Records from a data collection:
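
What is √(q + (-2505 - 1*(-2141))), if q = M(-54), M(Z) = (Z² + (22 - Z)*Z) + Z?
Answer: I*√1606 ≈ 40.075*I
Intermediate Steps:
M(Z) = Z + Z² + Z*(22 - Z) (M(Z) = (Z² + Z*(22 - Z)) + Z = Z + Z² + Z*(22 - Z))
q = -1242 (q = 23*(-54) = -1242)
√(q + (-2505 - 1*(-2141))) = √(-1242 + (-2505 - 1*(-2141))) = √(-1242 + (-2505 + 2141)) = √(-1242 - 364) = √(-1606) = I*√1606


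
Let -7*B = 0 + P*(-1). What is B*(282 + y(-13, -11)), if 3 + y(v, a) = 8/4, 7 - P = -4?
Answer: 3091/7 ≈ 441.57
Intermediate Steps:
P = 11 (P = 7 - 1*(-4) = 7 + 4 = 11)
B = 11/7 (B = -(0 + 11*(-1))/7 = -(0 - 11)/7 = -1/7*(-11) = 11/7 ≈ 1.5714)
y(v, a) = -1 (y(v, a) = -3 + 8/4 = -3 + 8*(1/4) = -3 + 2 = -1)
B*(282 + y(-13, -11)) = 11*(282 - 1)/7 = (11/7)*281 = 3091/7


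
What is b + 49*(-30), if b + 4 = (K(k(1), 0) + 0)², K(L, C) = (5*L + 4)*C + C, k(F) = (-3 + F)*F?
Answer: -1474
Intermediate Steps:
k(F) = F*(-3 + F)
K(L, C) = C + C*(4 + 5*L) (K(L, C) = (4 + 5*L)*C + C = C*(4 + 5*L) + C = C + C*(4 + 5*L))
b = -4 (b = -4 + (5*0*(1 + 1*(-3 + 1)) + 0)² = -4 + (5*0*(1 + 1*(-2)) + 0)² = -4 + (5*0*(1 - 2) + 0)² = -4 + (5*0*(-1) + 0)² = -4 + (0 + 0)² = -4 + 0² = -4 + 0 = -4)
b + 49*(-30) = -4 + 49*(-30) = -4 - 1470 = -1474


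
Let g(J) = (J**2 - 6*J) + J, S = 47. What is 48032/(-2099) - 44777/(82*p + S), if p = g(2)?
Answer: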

TASK DIRECTIONS
The required output is the exact run of lines from the one with "Answer: -1474" through the final line of the entries.

RESULT OF THE TASK
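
Answer: -1474
Intermediate Steps:
k(F) = F*(-3 + F)
K(L, C) = C + C*(4 + 5*L) (K(L, C) = (4 + 5*L)*C + C = C*(4 + 5*L) + C = C + C*(4 + 5*L))
b = -4 (b = -4 + (5*0*(1 + 1*(-3 + 1)) + 0)² = -4 + (5*0*(1 + 1*(-2)) + 0)² = -4 + (5*0*(1 - 2) + 0)² = -4 + (5*0*(-1) + 0)² = -4 + (0 + 0)² = -4 + 0² = -4 + 0 = -4)
b + 49*(-30) = -4 + 49*(-30) = -4 - 1470 = -1474


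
Let g(J) = (J**2 - 6*J) + J, S = 47. What is 48032/(-2099) - 44777/(82*p + S), if p = g(2)?
Answer: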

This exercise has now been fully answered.